● **Activity**:
Check each line of the listing for the string "operating". Copy those where it appears.

Start of Given information

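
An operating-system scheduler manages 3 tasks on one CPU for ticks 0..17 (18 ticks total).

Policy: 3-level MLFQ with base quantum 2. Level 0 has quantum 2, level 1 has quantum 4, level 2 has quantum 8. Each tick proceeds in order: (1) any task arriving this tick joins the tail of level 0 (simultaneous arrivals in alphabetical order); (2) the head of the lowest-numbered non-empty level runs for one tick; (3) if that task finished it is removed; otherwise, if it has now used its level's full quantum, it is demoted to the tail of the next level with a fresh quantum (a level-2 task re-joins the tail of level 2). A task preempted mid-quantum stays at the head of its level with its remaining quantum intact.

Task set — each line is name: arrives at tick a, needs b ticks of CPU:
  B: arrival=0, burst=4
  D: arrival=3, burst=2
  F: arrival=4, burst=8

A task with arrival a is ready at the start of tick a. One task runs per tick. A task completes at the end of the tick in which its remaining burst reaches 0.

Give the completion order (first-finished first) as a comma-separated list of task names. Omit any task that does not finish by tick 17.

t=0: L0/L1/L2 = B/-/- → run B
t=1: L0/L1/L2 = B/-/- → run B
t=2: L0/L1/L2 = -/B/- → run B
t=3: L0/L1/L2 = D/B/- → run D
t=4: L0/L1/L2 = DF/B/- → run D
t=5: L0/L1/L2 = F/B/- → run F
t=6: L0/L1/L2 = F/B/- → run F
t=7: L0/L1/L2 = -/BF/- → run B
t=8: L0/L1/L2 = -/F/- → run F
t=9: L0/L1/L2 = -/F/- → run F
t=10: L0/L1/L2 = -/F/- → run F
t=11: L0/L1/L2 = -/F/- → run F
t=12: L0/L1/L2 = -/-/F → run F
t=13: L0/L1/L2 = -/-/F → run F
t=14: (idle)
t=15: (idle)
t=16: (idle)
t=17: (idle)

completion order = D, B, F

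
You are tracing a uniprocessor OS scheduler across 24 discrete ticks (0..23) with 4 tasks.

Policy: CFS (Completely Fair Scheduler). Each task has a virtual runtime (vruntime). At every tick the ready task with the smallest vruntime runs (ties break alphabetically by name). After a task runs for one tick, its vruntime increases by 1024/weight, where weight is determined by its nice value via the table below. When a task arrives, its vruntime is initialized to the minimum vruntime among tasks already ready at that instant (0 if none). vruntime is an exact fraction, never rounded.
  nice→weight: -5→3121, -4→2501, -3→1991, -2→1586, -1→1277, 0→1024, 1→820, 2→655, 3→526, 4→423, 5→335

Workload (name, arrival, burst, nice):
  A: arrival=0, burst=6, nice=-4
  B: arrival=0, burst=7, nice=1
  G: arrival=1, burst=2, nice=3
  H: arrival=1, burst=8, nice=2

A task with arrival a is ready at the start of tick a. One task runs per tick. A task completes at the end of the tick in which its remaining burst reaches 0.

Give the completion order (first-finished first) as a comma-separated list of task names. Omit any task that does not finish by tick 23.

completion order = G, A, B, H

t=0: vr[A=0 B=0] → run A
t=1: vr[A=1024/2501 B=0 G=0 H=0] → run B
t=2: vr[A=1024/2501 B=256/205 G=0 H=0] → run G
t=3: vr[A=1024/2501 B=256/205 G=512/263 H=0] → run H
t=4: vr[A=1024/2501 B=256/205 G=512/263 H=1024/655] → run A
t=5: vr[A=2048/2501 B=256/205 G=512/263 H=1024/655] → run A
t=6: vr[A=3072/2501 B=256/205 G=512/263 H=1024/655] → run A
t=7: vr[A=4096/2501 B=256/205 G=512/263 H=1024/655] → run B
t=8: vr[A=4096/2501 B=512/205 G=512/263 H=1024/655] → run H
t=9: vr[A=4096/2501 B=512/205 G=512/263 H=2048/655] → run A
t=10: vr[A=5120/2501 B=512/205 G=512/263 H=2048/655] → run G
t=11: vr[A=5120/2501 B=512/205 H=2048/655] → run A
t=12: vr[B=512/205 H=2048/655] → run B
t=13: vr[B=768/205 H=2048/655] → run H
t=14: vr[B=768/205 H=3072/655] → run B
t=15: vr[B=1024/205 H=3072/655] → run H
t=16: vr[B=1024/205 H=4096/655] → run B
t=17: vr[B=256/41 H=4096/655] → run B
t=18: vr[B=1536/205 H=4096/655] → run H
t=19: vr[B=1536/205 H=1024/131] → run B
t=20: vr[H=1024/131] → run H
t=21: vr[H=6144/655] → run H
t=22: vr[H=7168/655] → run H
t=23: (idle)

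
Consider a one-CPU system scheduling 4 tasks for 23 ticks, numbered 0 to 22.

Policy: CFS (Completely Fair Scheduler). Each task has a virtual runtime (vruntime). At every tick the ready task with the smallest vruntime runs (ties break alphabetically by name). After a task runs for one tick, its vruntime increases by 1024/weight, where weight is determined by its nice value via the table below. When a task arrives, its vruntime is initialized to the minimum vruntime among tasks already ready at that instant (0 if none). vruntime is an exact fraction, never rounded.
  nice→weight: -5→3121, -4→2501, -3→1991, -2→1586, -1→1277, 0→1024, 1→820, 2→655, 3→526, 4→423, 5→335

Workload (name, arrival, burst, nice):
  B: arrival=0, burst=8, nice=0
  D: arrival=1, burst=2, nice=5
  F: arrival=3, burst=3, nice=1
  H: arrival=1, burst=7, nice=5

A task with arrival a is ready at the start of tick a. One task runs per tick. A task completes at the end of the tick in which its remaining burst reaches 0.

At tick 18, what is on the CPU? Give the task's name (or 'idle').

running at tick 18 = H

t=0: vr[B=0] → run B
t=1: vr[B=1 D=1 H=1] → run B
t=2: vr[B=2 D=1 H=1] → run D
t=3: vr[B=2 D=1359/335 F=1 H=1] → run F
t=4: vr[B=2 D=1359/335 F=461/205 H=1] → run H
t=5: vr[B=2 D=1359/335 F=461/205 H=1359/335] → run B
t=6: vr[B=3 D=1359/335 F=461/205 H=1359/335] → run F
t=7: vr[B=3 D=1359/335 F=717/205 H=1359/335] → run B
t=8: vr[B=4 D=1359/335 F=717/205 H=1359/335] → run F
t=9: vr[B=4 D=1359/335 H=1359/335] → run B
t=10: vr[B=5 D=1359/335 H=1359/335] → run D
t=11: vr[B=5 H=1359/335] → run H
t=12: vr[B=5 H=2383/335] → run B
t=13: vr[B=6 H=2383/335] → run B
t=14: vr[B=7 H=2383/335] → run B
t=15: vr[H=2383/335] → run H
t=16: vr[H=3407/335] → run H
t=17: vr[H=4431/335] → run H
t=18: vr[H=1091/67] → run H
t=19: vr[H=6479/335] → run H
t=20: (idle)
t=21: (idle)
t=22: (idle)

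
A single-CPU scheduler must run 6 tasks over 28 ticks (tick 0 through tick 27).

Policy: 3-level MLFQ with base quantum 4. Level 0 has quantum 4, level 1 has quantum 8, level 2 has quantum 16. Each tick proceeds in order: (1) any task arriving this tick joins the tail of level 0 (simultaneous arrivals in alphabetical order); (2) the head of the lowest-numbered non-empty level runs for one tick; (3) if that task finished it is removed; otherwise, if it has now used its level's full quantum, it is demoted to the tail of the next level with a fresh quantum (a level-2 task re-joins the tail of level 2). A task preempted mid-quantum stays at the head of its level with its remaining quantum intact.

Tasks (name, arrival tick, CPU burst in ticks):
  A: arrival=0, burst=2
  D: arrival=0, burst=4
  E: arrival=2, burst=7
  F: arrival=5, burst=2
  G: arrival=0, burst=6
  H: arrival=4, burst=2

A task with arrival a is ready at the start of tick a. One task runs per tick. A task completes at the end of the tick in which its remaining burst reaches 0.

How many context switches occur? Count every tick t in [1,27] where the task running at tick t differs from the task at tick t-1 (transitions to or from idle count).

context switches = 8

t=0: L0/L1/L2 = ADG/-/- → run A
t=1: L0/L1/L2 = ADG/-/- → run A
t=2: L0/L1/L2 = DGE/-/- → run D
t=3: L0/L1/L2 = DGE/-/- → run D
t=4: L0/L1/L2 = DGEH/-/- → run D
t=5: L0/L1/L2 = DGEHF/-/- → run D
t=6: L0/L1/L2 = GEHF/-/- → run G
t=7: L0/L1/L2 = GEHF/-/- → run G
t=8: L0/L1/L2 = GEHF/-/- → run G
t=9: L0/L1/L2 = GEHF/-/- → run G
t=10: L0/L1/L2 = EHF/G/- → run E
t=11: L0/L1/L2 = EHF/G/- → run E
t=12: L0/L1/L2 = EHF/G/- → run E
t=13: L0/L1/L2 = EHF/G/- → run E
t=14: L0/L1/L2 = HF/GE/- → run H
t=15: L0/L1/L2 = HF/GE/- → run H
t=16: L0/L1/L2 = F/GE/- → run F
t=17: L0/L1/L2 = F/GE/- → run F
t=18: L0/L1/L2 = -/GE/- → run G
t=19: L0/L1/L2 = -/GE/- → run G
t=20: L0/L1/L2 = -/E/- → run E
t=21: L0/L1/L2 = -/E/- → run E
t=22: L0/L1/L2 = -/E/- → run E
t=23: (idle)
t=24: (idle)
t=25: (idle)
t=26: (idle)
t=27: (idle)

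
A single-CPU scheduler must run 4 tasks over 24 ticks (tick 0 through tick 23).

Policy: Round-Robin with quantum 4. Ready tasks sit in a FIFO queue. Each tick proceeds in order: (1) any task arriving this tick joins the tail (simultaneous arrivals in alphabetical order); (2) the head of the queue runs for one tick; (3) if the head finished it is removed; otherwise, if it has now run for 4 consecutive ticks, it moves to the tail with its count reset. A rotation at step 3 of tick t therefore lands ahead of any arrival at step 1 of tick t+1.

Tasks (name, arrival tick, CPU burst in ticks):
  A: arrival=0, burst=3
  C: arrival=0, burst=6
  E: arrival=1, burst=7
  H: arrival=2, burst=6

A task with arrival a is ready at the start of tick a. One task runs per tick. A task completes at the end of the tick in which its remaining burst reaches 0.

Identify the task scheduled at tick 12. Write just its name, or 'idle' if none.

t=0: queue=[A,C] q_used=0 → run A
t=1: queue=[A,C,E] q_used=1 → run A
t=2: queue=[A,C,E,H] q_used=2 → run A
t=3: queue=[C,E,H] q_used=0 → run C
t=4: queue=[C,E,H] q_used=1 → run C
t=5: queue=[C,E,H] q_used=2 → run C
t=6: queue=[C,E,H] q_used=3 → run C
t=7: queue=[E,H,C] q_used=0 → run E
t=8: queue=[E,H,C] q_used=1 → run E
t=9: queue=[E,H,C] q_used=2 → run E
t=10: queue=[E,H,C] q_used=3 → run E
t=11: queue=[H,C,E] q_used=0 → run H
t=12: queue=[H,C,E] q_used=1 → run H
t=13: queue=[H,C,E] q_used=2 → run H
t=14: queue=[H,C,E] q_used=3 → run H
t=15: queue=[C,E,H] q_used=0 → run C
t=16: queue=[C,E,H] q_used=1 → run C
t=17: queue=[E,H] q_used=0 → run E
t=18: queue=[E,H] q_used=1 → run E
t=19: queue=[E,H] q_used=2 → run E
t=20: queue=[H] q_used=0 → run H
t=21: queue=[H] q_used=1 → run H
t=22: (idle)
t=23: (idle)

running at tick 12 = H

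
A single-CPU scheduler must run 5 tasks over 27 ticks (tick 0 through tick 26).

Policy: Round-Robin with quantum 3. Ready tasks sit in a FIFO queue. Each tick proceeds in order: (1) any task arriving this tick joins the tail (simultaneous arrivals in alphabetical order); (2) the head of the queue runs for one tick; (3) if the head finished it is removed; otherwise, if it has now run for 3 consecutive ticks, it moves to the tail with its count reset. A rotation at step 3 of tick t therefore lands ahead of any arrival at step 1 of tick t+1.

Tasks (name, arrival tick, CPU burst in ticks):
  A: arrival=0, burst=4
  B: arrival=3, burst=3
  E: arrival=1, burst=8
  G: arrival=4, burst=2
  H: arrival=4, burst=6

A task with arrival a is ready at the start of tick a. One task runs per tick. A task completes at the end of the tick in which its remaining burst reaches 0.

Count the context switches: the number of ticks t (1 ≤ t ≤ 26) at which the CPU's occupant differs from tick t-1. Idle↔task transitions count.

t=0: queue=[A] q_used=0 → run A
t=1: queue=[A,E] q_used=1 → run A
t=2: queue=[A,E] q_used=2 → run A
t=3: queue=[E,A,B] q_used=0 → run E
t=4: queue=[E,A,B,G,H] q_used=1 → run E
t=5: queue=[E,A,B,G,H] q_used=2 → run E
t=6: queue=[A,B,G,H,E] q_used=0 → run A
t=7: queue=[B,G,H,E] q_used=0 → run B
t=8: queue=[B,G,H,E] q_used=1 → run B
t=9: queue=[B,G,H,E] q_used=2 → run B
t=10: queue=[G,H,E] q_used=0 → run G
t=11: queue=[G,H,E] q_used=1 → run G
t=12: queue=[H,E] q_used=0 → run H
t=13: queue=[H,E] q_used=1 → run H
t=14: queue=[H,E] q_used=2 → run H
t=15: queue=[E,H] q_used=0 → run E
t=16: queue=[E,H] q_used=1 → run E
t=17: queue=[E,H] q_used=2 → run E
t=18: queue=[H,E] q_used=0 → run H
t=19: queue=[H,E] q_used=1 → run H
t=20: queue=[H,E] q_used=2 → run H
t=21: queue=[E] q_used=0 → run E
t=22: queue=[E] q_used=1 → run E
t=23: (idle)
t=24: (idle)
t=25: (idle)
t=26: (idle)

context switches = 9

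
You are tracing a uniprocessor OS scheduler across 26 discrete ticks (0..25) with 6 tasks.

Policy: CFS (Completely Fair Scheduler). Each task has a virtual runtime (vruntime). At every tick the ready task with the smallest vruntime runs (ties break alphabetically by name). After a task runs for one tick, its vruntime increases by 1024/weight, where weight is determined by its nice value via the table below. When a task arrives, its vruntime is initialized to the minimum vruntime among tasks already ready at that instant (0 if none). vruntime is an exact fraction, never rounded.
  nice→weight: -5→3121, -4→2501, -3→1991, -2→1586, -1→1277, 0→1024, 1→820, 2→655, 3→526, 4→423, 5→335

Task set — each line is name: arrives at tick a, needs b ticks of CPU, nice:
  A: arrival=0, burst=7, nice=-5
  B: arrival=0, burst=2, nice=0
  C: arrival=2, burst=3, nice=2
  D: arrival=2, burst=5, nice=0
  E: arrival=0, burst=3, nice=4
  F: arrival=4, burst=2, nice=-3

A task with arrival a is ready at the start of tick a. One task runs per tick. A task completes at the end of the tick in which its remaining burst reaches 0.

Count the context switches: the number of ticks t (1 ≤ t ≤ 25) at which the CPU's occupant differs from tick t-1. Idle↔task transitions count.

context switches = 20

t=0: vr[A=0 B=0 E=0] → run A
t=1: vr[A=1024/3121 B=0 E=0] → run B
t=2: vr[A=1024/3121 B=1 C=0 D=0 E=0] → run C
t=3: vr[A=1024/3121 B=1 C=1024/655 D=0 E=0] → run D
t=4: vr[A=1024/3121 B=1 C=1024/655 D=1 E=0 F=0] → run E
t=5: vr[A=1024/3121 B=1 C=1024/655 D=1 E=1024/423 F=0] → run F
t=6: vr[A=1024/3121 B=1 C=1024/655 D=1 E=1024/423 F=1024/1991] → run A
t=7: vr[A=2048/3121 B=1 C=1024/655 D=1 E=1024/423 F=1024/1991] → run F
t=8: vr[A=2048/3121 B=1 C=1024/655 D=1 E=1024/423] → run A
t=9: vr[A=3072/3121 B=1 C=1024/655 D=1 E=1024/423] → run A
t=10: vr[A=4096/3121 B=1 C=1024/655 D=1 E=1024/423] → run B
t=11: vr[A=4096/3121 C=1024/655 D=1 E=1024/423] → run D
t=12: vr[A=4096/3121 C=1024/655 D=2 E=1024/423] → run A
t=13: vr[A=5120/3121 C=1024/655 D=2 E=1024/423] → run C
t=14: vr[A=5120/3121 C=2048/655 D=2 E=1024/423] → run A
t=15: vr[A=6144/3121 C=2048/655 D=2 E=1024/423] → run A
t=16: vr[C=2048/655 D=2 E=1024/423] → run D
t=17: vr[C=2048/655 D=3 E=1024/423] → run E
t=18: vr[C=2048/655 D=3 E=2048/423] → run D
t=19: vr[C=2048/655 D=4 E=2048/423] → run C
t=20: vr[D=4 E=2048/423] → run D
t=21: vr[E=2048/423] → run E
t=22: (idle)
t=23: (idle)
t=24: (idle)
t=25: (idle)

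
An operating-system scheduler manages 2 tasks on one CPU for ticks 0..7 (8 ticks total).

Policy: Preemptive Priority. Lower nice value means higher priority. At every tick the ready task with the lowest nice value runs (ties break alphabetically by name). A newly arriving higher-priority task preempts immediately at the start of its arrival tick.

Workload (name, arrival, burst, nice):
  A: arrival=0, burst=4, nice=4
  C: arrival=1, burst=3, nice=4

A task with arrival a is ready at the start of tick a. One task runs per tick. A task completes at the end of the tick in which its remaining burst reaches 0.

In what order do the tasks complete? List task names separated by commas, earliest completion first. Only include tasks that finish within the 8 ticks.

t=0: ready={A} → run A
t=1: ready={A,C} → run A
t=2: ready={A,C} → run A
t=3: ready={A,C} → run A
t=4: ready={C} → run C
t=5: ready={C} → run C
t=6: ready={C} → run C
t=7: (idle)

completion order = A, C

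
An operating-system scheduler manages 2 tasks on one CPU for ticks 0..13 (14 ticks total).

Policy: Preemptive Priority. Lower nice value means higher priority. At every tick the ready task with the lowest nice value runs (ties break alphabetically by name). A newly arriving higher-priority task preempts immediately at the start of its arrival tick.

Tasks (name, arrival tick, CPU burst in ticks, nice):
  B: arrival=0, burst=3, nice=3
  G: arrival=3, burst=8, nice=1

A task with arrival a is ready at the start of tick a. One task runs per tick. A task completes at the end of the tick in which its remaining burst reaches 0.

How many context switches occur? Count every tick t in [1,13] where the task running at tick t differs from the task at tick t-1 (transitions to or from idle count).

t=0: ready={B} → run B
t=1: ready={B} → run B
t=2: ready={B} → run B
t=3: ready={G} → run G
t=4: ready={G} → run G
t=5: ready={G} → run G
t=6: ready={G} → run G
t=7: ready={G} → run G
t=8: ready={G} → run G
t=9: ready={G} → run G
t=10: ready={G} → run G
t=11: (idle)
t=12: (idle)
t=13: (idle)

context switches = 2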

End of Given information

● **Answer to this problem**:
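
An operating-system scheduler manages 3 tasks on one CPU for ticks 0..17 (18 ticks total).
An operating-system scheduler manages 2 tasks on one CPU for ticks 0..7 (8 ticks total).
An operating-system scheduler manages 2 tasks on one CPU for ticks 0..13 (14 ticks total).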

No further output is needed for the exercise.